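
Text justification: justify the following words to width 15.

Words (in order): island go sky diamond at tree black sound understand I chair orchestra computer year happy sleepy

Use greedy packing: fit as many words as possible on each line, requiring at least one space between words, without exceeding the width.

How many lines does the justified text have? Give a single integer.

Answer: 7

Derivation:
Line 1: ['island', 'go', 'sky'] (min_width=13, slack=2)
Line 2: ['diamond', 'at', 'tree'] (min_width=15, slack=0)
Line 3: ['black', 'sound'] (min_width=11, slack=4)
Line 4: ['understand', 'I'] (min_width=12, slack=3)
Line 5: ['chair', 'orchestra'] (min_width=15, slack=0)
Line 6: ['computer', 'year'] (min_width=13, slack=2)
Line 7: ['happy', 'sleepy'] (min_width=12, slack=3)
Total lines: 7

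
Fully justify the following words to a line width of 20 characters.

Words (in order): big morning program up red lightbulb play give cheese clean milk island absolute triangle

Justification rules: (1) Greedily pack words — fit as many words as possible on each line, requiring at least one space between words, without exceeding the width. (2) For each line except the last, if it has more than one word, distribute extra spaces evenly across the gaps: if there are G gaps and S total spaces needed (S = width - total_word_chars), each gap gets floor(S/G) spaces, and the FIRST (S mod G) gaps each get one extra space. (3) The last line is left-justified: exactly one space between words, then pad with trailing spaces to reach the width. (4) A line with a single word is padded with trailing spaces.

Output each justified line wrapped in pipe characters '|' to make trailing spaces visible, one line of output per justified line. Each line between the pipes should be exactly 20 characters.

Line 1: ['big', 'morning', 'program'] (min_width=19, slack=1)
Line 2: ['up', 'red', 'lightbulb'] (min_width=16, slack=4)
Line 3: ['play', 'give', 'cheese'] (min_width=16, slack=4)
Line 4: ['clean', 'milk', 'island'] (min_width=17, slack=3)
Line 5: ['absolute', 'triangle'] (min_width=17, slack=3)

Answer: |big  morning program|
|up   red   lightbulb|
|play   give   cheese|
|clean   milk  island|
|absolute triangle   |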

—————

Exercise goal: Lines from the entries that contain the string "requiring" must be found and copied.

Output of the exercise:
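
Use greedy packing: fit as many words as possible on each line, requiring at least one space between words, without exceeding the width.
Justification rules: (1) Greedily pack words — fit as many words as possible on each line, requiring at least one space between words, without exceeding the width. (2) For each line except the last, if it has more than one word, distribute extra spaces evenly across the gaps: if there are G gaps and S total spaces needed (S = width - total_word_chars), each gap gets floor(S/G) spaces, and the FIRST (S mod G) gaps each get one extra space. (3) The last line is left-justified: exactly one space between words, then pad with trailing spaces to reach the width. (4) A line with a single word is padded with trailing spaces.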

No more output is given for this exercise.